> _Exercise description_
Print the records below exactly; all of them are needed.
-- Opening Marker --
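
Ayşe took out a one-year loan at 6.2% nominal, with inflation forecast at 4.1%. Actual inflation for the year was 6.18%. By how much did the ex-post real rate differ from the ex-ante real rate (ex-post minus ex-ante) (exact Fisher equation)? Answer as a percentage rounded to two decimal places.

Ex-ante: (1 + 0.0620)/(1 + 0.0410) − 1 = 2.0173%
Ex-post: (1 + 0.0620)/(1 + 0.0618) − 1 = 0.0188%
Difference (ex-post − ex-ante) = -1.9985% → -2.00%.

-2.00%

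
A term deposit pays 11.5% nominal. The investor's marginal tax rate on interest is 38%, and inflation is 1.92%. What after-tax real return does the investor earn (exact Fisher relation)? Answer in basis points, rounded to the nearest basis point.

511 basis points

After-tax nominal return = 11.5% × (1 − 0.38) = 7.1300%.
1 + r = 1.07130 / 1.01920 = 1.051119
After-tax real rate = 1.051119 − 1 → 511 basis points.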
-- Closing Marker --
> _Solution to this problem_
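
Ayşe took out a one-year loan at 6.2% nominal, with inflation forecast at 4.1%. Actual inflation for the year was 6.18%. By how much did the ex-post real rate differ from the ex-ante real rate (ex-post minus ex-ante) (exact Fisher equation)? Answer as a percentage rounded to two decimal places.

Ex-ante: (1 + 0.0620)/(1 + 0.0410) − 1 = 2.0173%
Ex-post: (1 + 0.0620)/(1 + 0.0618) − 1 = 0.0188%
Difference (ex-post − ex-ante) = -1.9985% → -2.00%.

-2.00%

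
A term deposit pays 11.5% nominal. The investor's marginal tax rate on interest is 38%, and inflation is 1.92%. What after-tax real return does the investor earn (exact Fisher relation)? Answer in basis points, rounded to the nearest basis point.

511 basis points

After-tax nominal return = 11.5% × (1 − 0.38) = 7.1300%.
1 + r = 1.07130 / 1.01920 = 1.051119
After-tax real rate = 1.051119 − 1 → 511 basis points.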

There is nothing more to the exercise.